## TASK OBJECTIVE
"A point electric dipole has moment 3.45×10⁻¹¹" appears in one line; retype that line and all lines following it through the end of the records, with nothing left out or added.

## RECORD EXCERPTS
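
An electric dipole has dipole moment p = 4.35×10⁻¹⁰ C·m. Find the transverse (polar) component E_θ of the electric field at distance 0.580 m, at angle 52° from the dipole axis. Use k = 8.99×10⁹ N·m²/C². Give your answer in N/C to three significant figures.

For a dipole, E_θ = (kp sinθ)/r³.
kp/r³ = (8.99×10⁹)(4.35×10⁻¹⁰)/(0.580)³ = 20.04 N/C.
E_θ = 20.04·sin52° = 15.79 N/C.

E_θ ≈ 15.8 N/C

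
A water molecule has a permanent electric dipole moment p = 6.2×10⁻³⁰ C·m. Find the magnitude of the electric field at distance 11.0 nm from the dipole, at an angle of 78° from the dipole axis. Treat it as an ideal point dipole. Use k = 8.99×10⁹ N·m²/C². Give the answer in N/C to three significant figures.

At angle θ the dipole field magnitude is E = (kp/r³)·√(1 + 3cos²θ).
kp/r³ = (8.99×10⁹)(6.20×10⁻³⁰) / (1.10×10⁻⁸)³ = 4.188×10⁴ N/C.
√(1 + 3cos²78°) = √(1 + 3·0.0432) = √1.1297 ≈ 1.0629.
E ≈ 4.188×10⁴ × 1.063 = 4.451×10⁴ N/C.

E ≈ 4.45×10⁴ N/C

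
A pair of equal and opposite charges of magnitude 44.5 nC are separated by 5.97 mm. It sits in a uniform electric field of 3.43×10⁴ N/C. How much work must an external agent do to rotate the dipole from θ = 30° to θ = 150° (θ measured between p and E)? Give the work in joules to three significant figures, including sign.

Dipole moment p = qd = (4.45×10⁻⁸ C)(0.00597 m) = 2.657×10⁻¹⁰ C·m.
W_ext = ΔU = U(θ₂) − U(θ₁) = −pE cosθ₂ − (−pE cosθ₁) = pE(cosθ₁ − cosθ₂).
W = (2.657×10⁻¹⁰)(3.43×10⁴)·(cos30° − cos150°) = (9.114×10⁻⁶)·(+1.7321) = 1.579×10⁻⁵ J.

W ≈ 1.58×10⁻⁵ J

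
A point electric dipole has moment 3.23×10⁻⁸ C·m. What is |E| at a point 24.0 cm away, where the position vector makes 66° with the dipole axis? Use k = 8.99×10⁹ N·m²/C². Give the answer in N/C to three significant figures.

At angle θ the dipole field magnitude is E = (kp/r³)·√(1 + 3cos²θ).
kp/r³ = (8.99×10⁹)(3.23×10⁻⁸) / (0.240)³ = 2.101×10⁴ N/C.
√(1 + 3cos²66°) = √(1 + 3·0.1654) = √1.4963 ≈ 1.2232.
E ≈ 2.101×10⁴ × 1.223 = 2.569×10⁴ N/C.

E ≈ 2.57×10⁴ N/C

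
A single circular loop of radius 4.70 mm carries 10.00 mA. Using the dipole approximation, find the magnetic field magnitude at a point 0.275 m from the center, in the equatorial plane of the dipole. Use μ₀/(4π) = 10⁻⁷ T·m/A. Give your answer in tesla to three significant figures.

Magnetic moment m = IA = Iπa² = (0.0100)·π·(0.00470)² = 6.94×10⁻⁷ A·m².
In the equatorial plane B = (μ₀/4π)·m/r³ (half the axial value).
B = (10⁻⁷)·(6.94×10⁻⁷) / (0.275)³ = 3.337×10⁻¹² T.

B ≈ 3.34×10⁻¹² T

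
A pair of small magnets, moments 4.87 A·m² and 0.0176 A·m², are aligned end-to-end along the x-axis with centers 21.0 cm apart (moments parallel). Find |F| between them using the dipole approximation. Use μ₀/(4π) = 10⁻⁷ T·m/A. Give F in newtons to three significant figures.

F ≈ 2.64×10⁻⁵ N

On-axis B of dipole 1: B = (μ₀/4π)·2m₁/r³. Force on dipole 2: F = m₂·dB/dr.
dB/dr = −(μ₀/4π)·6m₁/r⁴, so |F| = (μ₀/4π)·6m₁m₂/r⁴.
F = 6(10⁻⁷)(4.87)(0.0176)/(0.210)⁴ = 2.644×10⁻⁵ N.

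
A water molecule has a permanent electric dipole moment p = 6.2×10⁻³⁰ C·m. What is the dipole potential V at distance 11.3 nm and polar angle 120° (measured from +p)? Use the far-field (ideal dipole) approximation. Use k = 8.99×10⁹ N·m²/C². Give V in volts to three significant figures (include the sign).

The dipole potential is V = kp cosθ / r².
V = (8.99×10⁹)(6.20×10⁻³⁰)·cos120° / (1.13×10⁻⁸)² = -2.183×10⁻⁴ V.

V ≈ -2.18×10⁻⁴ V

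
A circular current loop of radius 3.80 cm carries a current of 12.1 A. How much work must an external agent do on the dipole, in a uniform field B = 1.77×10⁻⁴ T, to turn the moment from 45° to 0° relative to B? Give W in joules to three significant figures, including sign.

W ≈ -2.85×10⁻⁶ J

Magnetic moment m = IA = Iπa² = (12.1)·π·(0.0380)² = 0.05489 A·m².
W_ext = ΔU = −mB cosθ₂ + mB cosθ₁ = mB(cosθ₁ − cosθ₂).
W = (0.05489)(1.77×10⁻⁴)·(cos45° − cos0°) = (9.716×10⁻⁶)·(-0.2929) = -2.846×10⁻⁶ J.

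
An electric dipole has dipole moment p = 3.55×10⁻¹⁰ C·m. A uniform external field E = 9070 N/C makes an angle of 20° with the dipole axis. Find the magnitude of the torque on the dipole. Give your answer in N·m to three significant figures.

τ ≈ 1.10×10⁻⁶ N·m

Torque on an electric dipole: τ = pE sinθ.
τ = (3.55×10⁻¹⁰)(9070)·sin20° = 1.101×10⁻⁶ N·m.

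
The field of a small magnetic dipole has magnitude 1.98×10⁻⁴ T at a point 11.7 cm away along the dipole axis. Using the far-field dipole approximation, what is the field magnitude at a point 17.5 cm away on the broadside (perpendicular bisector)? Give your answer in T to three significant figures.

B ≈ 2.96×10⁻⁵ T

Dipole fields scale as 1/r³ in the far field.
The axial field is twice the equatorial field at the same r, so the geometry factor is 1/2.
B₂ = B₁ · (1/2) · (r₁/r₂)³ = 1.98×10⁻⁴ · 0.5 · (11.7/17.5)³.
(r₁/r₂)³ = (0.6686)³ = 0.2988.
B₂ ≈ 2.959×10⁻⁵ T.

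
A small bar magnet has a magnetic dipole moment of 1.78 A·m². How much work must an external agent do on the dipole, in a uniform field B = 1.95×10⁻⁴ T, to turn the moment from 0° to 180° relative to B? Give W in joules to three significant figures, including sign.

W_ext = ΔU = −mB cosθ₂ + mB cosθ₁ = mB(cosθ₁ − cosθ₂).
W = (1.78)(1.95×10⁻⁴)·(cos0° − cos180°) = (3.471×10⁻⁴)·(+2.0000) = 6.942×10⁻⁴ J.

W ≈ 6.94×10⁻⁴ J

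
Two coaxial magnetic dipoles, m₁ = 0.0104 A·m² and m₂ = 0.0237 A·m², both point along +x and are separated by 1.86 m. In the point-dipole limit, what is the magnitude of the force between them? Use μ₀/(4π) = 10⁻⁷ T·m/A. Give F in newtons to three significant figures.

On-axis B of dipole 1: B = (μ₀/4π)·2m₁/r³. Force on dipole 2: F = m₂·dB/dr.
dB/dr = −(μ₀/4π)·6m₁/r⁴, so |F| = (μ₀/4π)·6m₁m₂/r⁴.
F = 6(10⁻⁷)(0.0104)(0.0237)/(1.86)⁴ = 1.236×10⁻¹¹ N.

F ≈ 1.24×10⁻¹¹ N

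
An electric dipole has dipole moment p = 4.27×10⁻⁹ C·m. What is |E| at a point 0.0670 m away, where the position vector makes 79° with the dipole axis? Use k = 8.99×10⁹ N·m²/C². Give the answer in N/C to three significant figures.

At angle θ the dipole field magnitude is E = (kp/r³)·√(1 + 3cos²θ).
kp/r³ = (8.99×10⁹)(4.27×10⁻⁹) / (0.0670)³ = 1.276×10⁵ N/C.
√(1 + 3cos²79°) = √(1 + 3·0.0364) = √1.1092 ≈ 1.0532.
E ≈ 1.276×10⁵ × 1.053 = 1.344×10⁵ N/C.

E ≈ 1.34×10⁵ N/C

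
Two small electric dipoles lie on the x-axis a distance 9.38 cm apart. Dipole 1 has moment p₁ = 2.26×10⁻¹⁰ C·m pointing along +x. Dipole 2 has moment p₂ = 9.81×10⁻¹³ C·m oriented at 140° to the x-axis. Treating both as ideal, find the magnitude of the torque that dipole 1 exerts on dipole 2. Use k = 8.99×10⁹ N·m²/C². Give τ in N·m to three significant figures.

τ ≈ 3.10×10⁻⁹ N·m

The second dipole sits on the axis of the first, so the field there is axial: E₁ = 2kp₁/r³ along +x.
E₁ = 2(8.99×10⁹)(2.26×10⁻¹⁰)/(0.0938)³ = 4924 N/C.
Torque on the second dipole: τ = p₂ E₁ sinθ.
τ = (9.81×10⁻¹³)(4924)·sin140° = 3.105×10⁻⁹ N·m.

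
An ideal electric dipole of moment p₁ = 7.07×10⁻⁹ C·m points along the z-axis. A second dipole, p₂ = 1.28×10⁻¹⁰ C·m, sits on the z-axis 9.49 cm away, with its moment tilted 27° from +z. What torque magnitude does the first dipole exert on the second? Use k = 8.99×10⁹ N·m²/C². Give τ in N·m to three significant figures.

The second dipole sits on the axis of the first, so the field there is axial: E₁ = 2kp₁/r³ along +z.
E₁ = 2(8.99×10⁹)(7.07×10⁻⁹)/(0.0949)³ = 1.487×10⁵ N/C.
Torque on the second dipole: τ = p₂ E₁ sinθ.
τ = (1.28×10⁻¹⁰)(1.487×10⁵)·sin27° = 8.643×10⁻⁶ N·m.

τ ≈ 8.64×10⁻⁶ N·m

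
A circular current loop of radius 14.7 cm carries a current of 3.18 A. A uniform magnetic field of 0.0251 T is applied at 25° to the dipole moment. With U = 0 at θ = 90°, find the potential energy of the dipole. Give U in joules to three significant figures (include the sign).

Magnetic moment m = IA = Iπa² = (3.18)·π·(0.147)² = 0.2159 A·m².
U = −m·B = −mB cosθ.
U = −(0.2159)(0.0251)·cos25° = -0.004911 J.

U ≈ -0.00491 J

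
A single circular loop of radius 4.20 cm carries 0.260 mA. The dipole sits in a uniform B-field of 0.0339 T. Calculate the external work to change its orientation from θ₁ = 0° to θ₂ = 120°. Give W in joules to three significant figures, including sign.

Magnetic moment m = IA = Iπa² = (2.60×10⁻⁴)·π·(0.0420)² = 1.441×10⁻⁶ A·m².
W_ext = ΔU = −mB cosθ₂ + mB cosθ₁ = mB(cosθ₁ − cosθ₂).
W = (1.441×10⁻⁶)(0.0339)·(cos0° − cos120°) = (4.885×10⁻⁸)·(+1.5000) = 7.327×10⁻⁸ J.

W ≈ 7.33×10⁻⁸ J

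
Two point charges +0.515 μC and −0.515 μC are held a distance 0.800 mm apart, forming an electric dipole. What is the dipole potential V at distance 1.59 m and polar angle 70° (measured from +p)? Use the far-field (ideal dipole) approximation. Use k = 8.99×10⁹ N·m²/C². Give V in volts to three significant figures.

Dipole moment p = qd = (5.15×10⁻⁷ C)(8.00×10⁻⁴ m) = 4.12×10⁻¹⁰ C·m.
The dipole potential is V = kp cosθ / r².
V = (8.99×10⁹)(4.12×10⁻¹⁰)·cos70° / (1.59)² = 0.5011 V.

V ≈ 0.501 V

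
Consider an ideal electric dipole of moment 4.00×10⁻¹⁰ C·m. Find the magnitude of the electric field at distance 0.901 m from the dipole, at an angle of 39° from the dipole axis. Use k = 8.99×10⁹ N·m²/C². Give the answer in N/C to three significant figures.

E ≈ 8.24 N/C

At angle θ the dipole field magnitude is E = (kp/r³)·√(1 + 3cos²θ).
kp/r³ = (8.99×10⁹)(4.00×10⁻¹⁰) / (0.901)³ = 4.916 N/C.
√(1 + 3cos²39°) = √(1 + 3·0.6040) = √2.8119 ≈ 1.6769.
E ≈ 4.916 × 1.677 = 8.244 N/C.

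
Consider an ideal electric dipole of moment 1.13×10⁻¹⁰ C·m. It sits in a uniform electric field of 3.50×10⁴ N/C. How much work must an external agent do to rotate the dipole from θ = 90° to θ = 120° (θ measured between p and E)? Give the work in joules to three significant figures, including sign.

W_ext = ΔU = U(θ₂) − U(θ₁) = −pE cosθ₂ − (−pE cosθ₁) = pE(cosθ₁ − cosθ₂).
W = (1.13×10⁻¹⁰)(3.50×10⁴)·(cos90° − cos120°) = (3.955×10⁻⁶)·(+0.5000) = 1.977×10⁻⁶ J.

W ≈ 1.98×10⁻⁶ J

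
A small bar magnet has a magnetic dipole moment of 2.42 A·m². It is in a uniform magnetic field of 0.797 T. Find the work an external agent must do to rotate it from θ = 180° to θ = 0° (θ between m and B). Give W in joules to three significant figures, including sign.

W ≈ -3.86 J

W_ext = ΔU = −mB cosθ₂ + mB cosθ₁ = mB(cosθ₁ − cosθ₂).
W = (2.42)(0.797)·(cos180° − cos0°) = (1.929)·(-2.0000) = -3.857 J.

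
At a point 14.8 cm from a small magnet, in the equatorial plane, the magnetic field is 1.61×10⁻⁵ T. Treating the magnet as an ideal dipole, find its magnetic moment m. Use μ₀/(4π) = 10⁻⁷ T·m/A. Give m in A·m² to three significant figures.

m ≈ 0.522 A·m²

In the equatorial plane B = (μ₀/4π)·m/r³, so m = Br³·4π/(μ₀).
m = (1.61×10⁻⁵)·(0.148)³ / (10⁻⁷) = 0.5219 A·m².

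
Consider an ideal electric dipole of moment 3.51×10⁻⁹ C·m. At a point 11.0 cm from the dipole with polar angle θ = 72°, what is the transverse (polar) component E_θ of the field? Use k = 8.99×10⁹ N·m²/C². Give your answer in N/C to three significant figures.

E_θ ≈ 2.25×10⁴ N/C

For a dipole, E_θ = (kp sinθ)/r³.
kp/r³ = (8.99×10⁹)(3.51×10⁻⁹)/(0.110)³ = 2.371×10⁴ N/C.
E_θ = 2.371×10⁴·sin72° = 2.255×10⁴ N/C.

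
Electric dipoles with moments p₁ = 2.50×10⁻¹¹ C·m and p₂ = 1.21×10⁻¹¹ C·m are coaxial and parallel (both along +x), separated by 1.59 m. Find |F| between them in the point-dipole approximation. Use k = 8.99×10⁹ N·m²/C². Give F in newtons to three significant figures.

On-axis field of dipole 1 at distance r: E = 2kp₁/r³. Force on dipole 2 is F = p₂·dE/dr (gradient along axis).
dE/dr = −6kp₁/r⁴, so |F| = 6kp₁p₂/r⁴ (attractive for aligned moments).
F = 6(8.99×10⁹)(2.50×10⁻¹¹)(1.21×10⁻¹¹)/(1.59)⁴ = 2.553×10⁻¹² N.

F ≈ 2.55×10⁻¹² N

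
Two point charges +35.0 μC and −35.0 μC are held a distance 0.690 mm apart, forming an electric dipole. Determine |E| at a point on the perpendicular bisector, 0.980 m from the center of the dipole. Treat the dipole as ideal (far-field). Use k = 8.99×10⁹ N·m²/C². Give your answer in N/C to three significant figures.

E ≈ 231 N/C

Dipole moment p = qd = (3.50×10⁻⁵ C)(6.90×10⁻⁴ m) = 2.415×10⁻⁸ C·m.
On the perpendicular bisector E = kp/r³ (half the axial value at the same distance).
E = (8.99×10⁹)(2.415×10⁻⁸) / (0.980)³ = 230.7 N/C.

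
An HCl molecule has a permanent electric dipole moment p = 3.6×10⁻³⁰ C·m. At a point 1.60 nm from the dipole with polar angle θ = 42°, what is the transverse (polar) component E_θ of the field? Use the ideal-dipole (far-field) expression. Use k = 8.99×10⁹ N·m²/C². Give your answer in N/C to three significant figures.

E_θ ≈ 5.29×10⁶ N/C

For a dipole, E_θ = (kp sinθ)/r³.
kp/r³ = (8.99×10⁹)(3.60×10⁻³⁰)/(1.60×10⁻⁹)³ = 7.901×10⁶ N/C.
E_θ = 7.901×10⁶·sin42° = 5.287×10⁶ N/C.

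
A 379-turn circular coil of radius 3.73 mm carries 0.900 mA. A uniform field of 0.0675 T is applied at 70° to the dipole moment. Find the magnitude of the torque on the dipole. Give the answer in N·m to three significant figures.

m = NIA = NIπa² = 379·(9.00×10⁻⁴)·π·(0.00373)² = 1.491×10⁻⁵ A·m².
Torque on a magnetic dipole: τ = mB sinθ.
τ = (1.491×10⁻⁵)(0.0675)·sin70° = 9.457×10⁻⁷ N·m.

τ ≈ 9.46×10⁻⁷ N·m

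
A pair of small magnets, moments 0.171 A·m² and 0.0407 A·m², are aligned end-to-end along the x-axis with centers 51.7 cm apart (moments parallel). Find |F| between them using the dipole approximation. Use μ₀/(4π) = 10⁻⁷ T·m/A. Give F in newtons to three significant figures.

F ≈ 5.84×10⁻⁸ N

On-axis B of dipole 1: B = (μ₀/4π)·2m₁/r³. Force on dipole 2: F = m₂·dB/dr.
dB/dr = −(μ₀/4π)·6m₁/r⁴, so |F| = (μ₀/4π)·6m₁m₂/r⁴.
F = 6(10⁻⁷)(0.171)(0.0407)/(0.517)⁴ = 5.845×10⁻⁸ N.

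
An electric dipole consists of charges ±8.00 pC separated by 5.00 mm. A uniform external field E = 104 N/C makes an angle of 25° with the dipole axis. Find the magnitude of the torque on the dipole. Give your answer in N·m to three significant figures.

τ ≈ 1.76×10⁻¹² N·m

Dipole moment p = qd = (8.00×10⁻¹² C)(0.00500 m) = 4.00×10⁻¹⁴ C·m.
Torque on an electric dipole: τ = pE sinθ.
τ = (4.00×10⁻¹⁴)(104)·sin25° = 1.758×10⁻¹² N·m.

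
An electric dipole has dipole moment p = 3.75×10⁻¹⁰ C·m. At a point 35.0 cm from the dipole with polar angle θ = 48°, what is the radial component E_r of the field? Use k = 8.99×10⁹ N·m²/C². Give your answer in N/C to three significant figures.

For a dipole, E_r = (2kp cosθ)/r³.
kp/r³ = (8.99×10⁹)(3.75×10⁻¹⁰)/(0.350)³ = 78.63 N/C.
E_r = 2·78.63·cos48° = 105.2 N/C.

E_r ≈ 105 N/C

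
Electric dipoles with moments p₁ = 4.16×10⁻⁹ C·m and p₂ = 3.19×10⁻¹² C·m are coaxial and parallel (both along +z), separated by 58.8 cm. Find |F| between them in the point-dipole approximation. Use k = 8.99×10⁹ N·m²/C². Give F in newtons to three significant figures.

On-axis field of dipole 1 at distance r: E = 2kp₁/r³. Force on dipole 2 is F = p₂·dE/dr (gradient along axis).
dE/dr = −6kp₁/r⁴, so |F| = 6kp₁p₂/r⁴ (attractive for aligned moments).
F = 6(8.99×10⁹)(4.16×10⁻⁹)(3.19×10⁻¹²)/(0.588)⁴ = 5.988×10⁻⁹ N.

F ≈ 5.99×10⁻⁹ N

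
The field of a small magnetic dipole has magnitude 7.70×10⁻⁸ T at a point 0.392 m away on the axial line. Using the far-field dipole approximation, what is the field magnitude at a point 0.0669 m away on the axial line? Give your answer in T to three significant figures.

Dipole fields scale as 1/r³ in the far field; the geometry is the same at both points.
B₂ = B₁ · (r₁/r₂)³ = 7.70×10⁻⁸ · (0.392/0.0669)³.
(r₁/r₂)³ = (5.859)³ = 201.2.
B₂ ≈ 1.549×10⁻⁵ T.

B ≈ 1.55×10⁻⁵ T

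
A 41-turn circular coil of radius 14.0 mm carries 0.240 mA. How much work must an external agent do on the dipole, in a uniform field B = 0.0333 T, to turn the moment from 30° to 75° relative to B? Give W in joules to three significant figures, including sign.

m = NIA = NIπa² = 41·(2.40×10⁻⁴)·π·(0.0140)² = 6.059×10⁻⁶ A·m².
W_ext = ΔU = −mB cosθ₂ + mB cosθ₁ = mB(cosθ₁ − cosθ₂).
W = (6.059×10⁻⁶)(0.0333)·(cos30° − cos75°) = (2.018×10⁻⁷)·(+0.6072) = 1.225×10⁻⁷ J.

W ≈ 1.23×10⁻⁷ J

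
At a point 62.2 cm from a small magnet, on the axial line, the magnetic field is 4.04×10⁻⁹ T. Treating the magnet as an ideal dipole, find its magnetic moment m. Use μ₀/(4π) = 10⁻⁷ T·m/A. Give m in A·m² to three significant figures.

On axis B = (μ₀/4π)·2m/r³, so m = Br³·4π/(μ₀·2).
m = (4.04×10⁻⁹)·(0.622)³ / (2·10⁻⁷) = 0.004861 A·m².

m ≈ 0.00486 A·m²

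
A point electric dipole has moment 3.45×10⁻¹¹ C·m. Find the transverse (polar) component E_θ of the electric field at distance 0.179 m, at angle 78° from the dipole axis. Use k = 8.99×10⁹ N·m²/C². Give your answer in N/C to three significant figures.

E_θ ≈ 52.9 N/C

For a dipole, E_θ = (kp sinθ)/r³.
kp/r³ = (8.99×10⁹)(3.45×10⁻¹¹)/(0.179)³ = 54.08 N/C.
E_θ = 54.08·sin78° = 52.90 N/C.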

## ANSWER TO THIS PROBLEM
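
A point electric dipole has moment 3.45×10⁻¹¹ C·m. Find the transverse (polar) component E_θ of the electric field at distance 0.179 m, at angle 78° from the dipole axis. Use k = 8.99×10⁹ N·m²/C². Give your answer in N/C to three significant figures.

E_θ ≈ 52.9 N/C

For a dipole, E_θ = (kp sinθ)/r³.
kp/r³ = (8.99×10⁹)(3.45×10⁻¹¹)/(0.179)³ = 54.08 N/C.
E_θ = 54.08·sin78° = 52.90 N/C.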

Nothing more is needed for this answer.